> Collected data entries

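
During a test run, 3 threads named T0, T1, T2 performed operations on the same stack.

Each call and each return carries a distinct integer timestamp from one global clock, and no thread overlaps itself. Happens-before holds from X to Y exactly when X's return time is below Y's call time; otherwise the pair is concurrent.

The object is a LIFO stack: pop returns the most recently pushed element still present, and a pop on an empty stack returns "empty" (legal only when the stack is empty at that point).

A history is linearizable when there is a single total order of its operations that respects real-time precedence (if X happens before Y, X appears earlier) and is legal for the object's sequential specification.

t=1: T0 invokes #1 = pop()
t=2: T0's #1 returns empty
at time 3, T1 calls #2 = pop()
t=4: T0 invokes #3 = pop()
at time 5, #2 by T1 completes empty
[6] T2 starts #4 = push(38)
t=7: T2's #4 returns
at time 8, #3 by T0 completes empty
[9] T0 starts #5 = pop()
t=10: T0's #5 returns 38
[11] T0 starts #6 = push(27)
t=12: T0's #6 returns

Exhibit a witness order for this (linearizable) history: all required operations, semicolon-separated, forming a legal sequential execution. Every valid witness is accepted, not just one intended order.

#1; #2; #3; #4; #5; #6

step 1: #1 pop() → empty — stack <>
step 2: #2 pop() → empty — stack <>
step 3: #3 pop() → empty — stack <>
step 4: #4 push(38) — stack <38>
step 5: #5 pop() → 38 — stack <>
step 6: #6 push(27) — stack <27>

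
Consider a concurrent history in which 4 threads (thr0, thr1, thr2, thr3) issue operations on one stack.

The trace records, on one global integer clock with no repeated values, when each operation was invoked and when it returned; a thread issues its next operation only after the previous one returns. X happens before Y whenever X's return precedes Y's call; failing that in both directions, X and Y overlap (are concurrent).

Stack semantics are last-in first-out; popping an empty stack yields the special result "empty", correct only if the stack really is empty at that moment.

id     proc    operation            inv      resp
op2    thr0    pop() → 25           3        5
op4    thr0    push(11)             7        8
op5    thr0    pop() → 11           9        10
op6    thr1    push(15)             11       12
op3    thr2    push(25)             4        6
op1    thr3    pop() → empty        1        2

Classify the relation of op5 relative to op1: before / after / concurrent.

after

op5 spans [9,10], op1 spans [1,2]
resp(op1)=2 < inv(op5)=9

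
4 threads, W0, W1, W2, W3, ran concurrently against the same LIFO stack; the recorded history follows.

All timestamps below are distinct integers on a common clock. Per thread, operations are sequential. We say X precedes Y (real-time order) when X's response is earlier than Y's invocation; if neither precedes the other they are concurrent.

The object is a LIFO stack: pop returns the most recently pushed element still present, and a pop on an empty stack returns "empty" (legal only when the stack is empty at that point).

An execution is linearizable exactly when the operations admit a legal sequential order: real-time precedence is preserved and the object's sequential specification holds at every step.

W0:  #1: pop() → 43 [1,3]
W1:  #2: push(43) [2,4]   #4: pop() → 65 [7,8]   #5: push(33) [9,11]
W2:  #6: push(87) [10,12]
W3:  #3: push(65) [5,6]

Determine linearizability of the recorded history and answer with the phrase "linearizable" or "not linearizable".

witness order: #2, #1, #3, #4, #5, #6
1. #2 push(43), leaving stack <43>
2. #1 pop() → 43, leaving stack <>
3. #3 push(65), leaving stack <65>
4. #4 pop() → 65, leaving stack <>
5. #5 push(33), leaving stack <33>
6. #6 push(87), leaving stack <33,87>

linearizable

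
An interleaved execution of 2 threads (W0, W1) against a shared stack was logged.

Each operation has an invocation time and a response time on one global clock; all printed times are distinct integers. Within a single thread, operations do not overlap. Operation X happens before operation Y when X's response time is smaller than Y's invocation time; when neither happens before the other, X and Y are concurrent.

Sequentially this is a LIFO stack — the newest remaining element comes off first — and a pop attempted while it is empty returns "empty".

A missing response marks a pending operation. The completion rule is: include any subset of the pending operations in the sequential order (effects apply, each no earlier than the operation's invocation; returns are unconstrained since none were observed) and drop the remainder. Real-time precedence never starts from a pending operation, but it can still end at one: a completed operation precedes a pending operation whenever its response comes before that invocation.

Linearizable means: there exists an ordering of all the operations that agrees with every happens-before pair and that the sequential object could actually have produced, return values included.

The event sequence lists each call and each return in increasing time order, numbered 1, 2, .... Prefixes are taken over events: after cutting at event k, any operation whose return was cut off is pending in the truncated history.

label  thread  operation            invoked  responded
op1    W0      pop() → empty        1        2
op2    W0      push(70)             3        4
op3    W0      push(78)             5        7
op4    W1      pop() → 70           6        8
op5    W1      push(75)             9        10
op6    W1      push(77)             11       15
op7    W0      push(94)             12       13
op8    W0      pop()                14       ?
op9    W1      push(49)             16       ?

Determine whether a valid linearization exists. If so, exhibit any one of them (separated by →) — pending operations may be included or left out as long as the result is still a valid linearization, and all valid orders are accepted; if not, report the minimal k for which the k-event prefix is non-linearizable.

1. op1 pop() → empty, leaving stack <>
2. op2 push(70), leaving stack <70>
3. op4 pop() → 70, leaving stack <>
4. op3 push(78), leaving stack <78>
5. op5 push(75), leaving stack <78,75>
6. op6 push(77), leaving stack <78,75,77>
7. op7 push(94), leaving stack <78,75,77,94>

linearizable — witness: op1 → op2 → op4 → op3 → op5 → op6 → op7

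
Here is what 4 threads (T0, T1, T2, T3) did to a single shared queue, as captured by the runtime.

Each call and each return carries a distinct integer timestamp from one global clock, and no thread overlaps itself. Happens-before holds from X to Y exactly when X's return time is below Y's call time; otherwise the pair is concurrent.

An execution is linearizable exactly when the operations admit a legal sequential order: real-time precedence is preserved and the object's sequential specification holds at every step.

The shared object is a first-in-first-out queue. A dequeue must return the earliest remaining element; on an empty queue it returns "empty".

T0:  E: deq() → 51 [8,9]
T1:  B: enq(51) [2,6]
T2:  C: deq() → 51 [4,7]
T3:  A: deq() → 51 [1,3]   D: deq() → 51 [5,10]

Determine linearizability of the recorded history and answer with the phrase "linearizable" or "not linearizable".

through event 6 a valid linearization exists; event 7 (C responding at time 7) ends that
checked exhaustively: 3 real-time-consistent orders of 3 completed operations, zero legal queue replays
no escape via the 1 pending operation (D): every completion choice fails
e.g. A, B, C (pending dropped): illegal at step 1, since A deq() → 51 cannot apply there
e.g. A, C, B (pending dropped): illegal at step 1, since A deq() → 51 cannot apply there

not linearizable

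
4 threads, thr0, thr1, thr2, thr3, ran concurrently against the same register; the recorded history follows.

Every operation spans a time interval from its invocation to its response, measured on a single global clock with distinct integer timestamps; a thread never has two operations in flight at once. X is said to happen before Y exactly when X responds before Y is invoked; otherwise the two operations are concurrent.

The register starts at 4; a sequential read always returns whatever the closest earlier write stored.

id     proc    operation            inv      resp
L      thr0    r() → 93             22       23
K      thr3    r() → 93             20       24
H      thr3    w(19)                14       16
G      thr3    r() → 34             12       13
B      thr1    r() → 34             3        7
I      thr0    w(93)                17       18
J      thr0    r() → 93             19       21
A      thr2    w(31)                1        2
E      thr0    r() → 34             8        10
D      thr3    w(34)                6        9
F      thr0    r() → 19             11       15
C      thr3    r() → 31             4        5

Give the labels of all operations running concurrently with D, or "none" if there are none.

B, E

overlap test against D [6,9]: concurrent iff the interval meets 6..9
A [1,2]: before
B [3,7]: concurrent
C [4,5]: before
E [8,10]: concurrent
F [11,15]: after
G [12,13]: after
H [14,16]: after
I [17,18]: after
J [19,21]: after
K [20,24]: after
L [22,23]: after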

> What the task requires
Write each record out again exactly.

> Written response
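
During a test run, 3 threads named T0, T1, T2 performed operations on the same stack.

Each call and each return carries a distinct integer timestamp from one global clock, and no thread overlaps itself. Happens-before holds from X to Y exactly when X's return time is below Y's call time; otherwise the pair is concurrent.

The object is a LIFO stack: pop returns the most recently pushed element still present, and a pop on an empty stack returns "empty" (legal only when the stack is empty at that point).

A history is linearizable when there is a single total order of its operations that respects real-time precedence (if X happens before Y, X appears earlier) and is legal for the object's sequential specification.

t=1: T0 invokes #1 = pop()
t=2: T0's #1 returns empty
at time 3, T1 calls #2 = pop()
t=4: T0 invokes #3 = pop()
at time 5, #2 by T1 completes empty
[6] T2 starts #4 = push(38)
t=7: T2's #4 returns
at time 8, #3 by T0 completes empty
[9] T0 starts #5 = pop()
t=10: T0's #5 returns 38
[11] T0 starts #6 = push(27)
t=12: T0's #6 returns

Exhibit a witness order for this (linearizable) history: all required operations, semicolon-separated, forming a legal sequential execution. Every valid witness is accepted, not just one intended order.

#1; #2; #3; #4; #5; #6

step 1: #1 pop() → empty — stack <>
step 2: #2 pop() → empty — stack <>
step 3: #3 pop() → empty — stack <>
step 4: #4 push(38) — stack <38>
step 5: #5 pop() → 38 — stack <>
step 6: #6 push(27) — stack <27>

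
Consider a concurrent history in which 4 threads (thr0, thr1, thr2, thr3) issue operations on one stack.

The trace records, on one global integer clock with no repeated values, when each operation was invoked and when it returned; a thread issues its next operation only after the previous one returns. X happens before Y whenever X's return precedes Y's call; failing that in both directions, X and Y overlap (are concurrent).

Stack semantics are last-in first-out; popping an empty stack yields the special result "empty", correct only if the stack really is empty at that moment.

id     proc    operation            inv      resp
op2    thr0    pop() → 25           3        5
op4    thr0    push(11)             7        8
op5    thr0    pop() → 11           9        10
op6    thr1    push(15)             11       12
op3    thr2    push(25)             4        6
op1    thr3    pop() → empty        1        2

Classify the relation of op5 relative to op1: before / after / concurrent.

after

op5 spans [9,10], op1 spans [1,2]
resp(op1)=2 < inv(op5)=9

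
4 threads, W0, W1, W2, W3, ran concurrently against the same LIFO stack; the recorded history follows.

All timestamps below are distinct integers on a common clock. Per thread, operations are sequential. We say X precedes Y (real-time order) when X's response is earlier than Y's invocation; if neither precedes the other they are concurrent.

The object is a LIFO stack: pop returns the most recently pushed element still present, and a pop on an empty stack returns "empty" (legal only when the stack is empty at that point).

An execution is linearizable exactly when the operations admit a legal sequential order: real-time precedence is preserved and the object's sequential specification holds at every step.

W0:  #1: pop() → 43 [1,3]
W1:  #2: push(43) [2,4]   #4: pop() → 65 [7,8]   #5: push(33) [9,11]
W2:  #6: push(87) [10,12]
W3:  #3: push(65) [5,6]

Determine linearizability of the recorded history and answer with the phrase "linearizable" or "not linearizable".

witness order: #2, #1, #3, #4, #5, #6
1. #2 push(43), leaving stack <43>
2. #1 pop() → 43, leaving stack <>
3. #3 push(65), leaving stack <65>
4. #4 pop() → 65, leaving stack <>
5. #5 push(33), leaving stack <33>
6. #6 push(87), leaving stack <33,87>

linearizable

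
An interleaved execution of 2 threads (W0, W1) against a shared stack was logged.

Each operation has an invocation time and a response time on one global clock; all printed times are distinct integers. Within a single thread, operations do not overlap. Operation X happens before operation Y when X's response time is smaller than Y's invocation time; when neither happens before the other, X and Y are concurrent.

Sequentially this is a LIFO stack — the newest remaining element comes off first — and a pop attempted while it is empty returns "empty".

A missing response marks a pending operation. The completion rule is: include any subset of the pending operations in the sequential order (effects apply, each no earlier than the operation's invocation; returns are unconstrained since none were observed) and drop the remainder. Real-time precedence never starts from a pending operation, but it can still end at one: a completed operation precedes a pending operation whenever its response comes before that invocation.

Linearizable means: there exists an ordering of all the operations that agrees with every happens-before pair and that the sequential object could actually have produced, return values included.

The event sequence lists each call and each return in increasing time order, numbered 1, 2, .... Prefixes are taken over events: after cutting at event k, any operation whose return was cut off is pending in the truncated history.

label  thread  operation            invoked  responded
op1    W0      pop() → empty        1        2
op2    W0      push(70)             3        4
op3    W0      push(78)             5        7
op4    W1      pop() → 70           6        8
op5    W1      push(75)             9        10
op6    W1      push(77)             11       15
op7    W0      push(94)             12       13
op8    W0      pop()                14       ?
op9    W1      push(49)             16       ?

Determine whether a valid linearization exists. If so, exhibit any one of them (separated by →) — pending operations may be included or left out as long as the result is still a valid linearization, and all valid orders are accepted; if not, report the minimal k for which the k-event prefix is non-linearizable.

1. op1 pop() → empty, leaving stack <>
2. op2 push(70), leaving stack <70>
3. op4 pop() → 70, leaving stack <>
4. op3 push(78), leaving stack <78>
5. op5 push(75), leaving stack <78,75>
6. op6 push(77), leaving stack <78,75,77>
7. op7 push(94), leaving stack <78,75,77,94>

linearizable — witness: op1 → op2 → op4 → op3 → op5 → op6 → op7

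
Here is what 4 threads (T0, T1, T2, T3) did to a single shared queue, as captured by the runtime.

Each call and each return carries a distinct integer timestamp from one global clock, and no thread overlaps itself. Happens-before holds from X to Y exactly when X's return time is below Y's call time; otherwise the pair is concurrent.

An execution is linearizable exactly when the operations admit a legal sequential order: real-time precedence is preserved and the object's sequential specification holds at every step.

The shared object is a first-in-first-out queue. A dequeue must return the earliest remaining element; on an empty queue it returns "empty".

T0:  E: deq() → 51 [8,9]
T1:  B: enq(51) [2,6]
T2:  C: deq() → 51 [4,7]
T3:  A: deq() → 51 [1,3]   D: deq() → 51 [5,10]

Determine linearizability of the recorded history and answer with the phrase "linearizable" or "not linearizable".

through event 6 a valid linearization exists; event 7 (C responding at time 7) ends that
checked exhaustively: 3 real-time-consistent orders of 3 completed operations, zero legal queue replays
no escape via the 1 pending operation (D): every completion choice fails
e.g. A, B, C (pending dropped): illegal at step 1, since A deq() → 51 cannot apply there
e.g. A, C, B (pending dropped): illegal at step 1, since A deq() → 51 cannot apply there

not linearizable

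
4 threads, thr0, thr1, thr2, thr3, ran concurrently against the same register; the recorded history follows.

Every operation spans a time interval from its invocation to its response, measured on a single global clock with distinct integer timestamps; a thread never has two operations in flight at once. X is said to happen before Y exactly when X responds before Y is invoked; otherwise the two operations are concurrent.

The register starts at 4; a sequential read always returns whatever the closest earlier write stored.

id     proc    operation            inv      resp
L      thr0    r() → 93             22       23
K      thr3    r() → 93             20       24
H      thr3    w(19)                14       16
G      thr3    r() → 34             12       13
B      thr1    r() → 34             3        7
I      thr0    w(93)                17       18
J      thr0    r() → 93             19       21
A      thr2    w(31)                1        2
E      thr0    r() → 34             8        10
D      thr3    w(34)                6        9
F      thr0    r() → 19             11       15
C      thr3    r() → 31             4        5

Give the labels of all operations running concurrently with D, or "none" if there are none.

B, E

overlap test against D [6,9]: concurrent iff the interval meets 6..9
A [1,2]: before
B [3,7]: concurrent
C [4,5]: before
E [8,10]: concurrent
F [11,15]: after
G [12,13]: after
H [14,16]: after
I [17,18]: after
J [19,21]: after
K [20,24]: after
L [22,23]: after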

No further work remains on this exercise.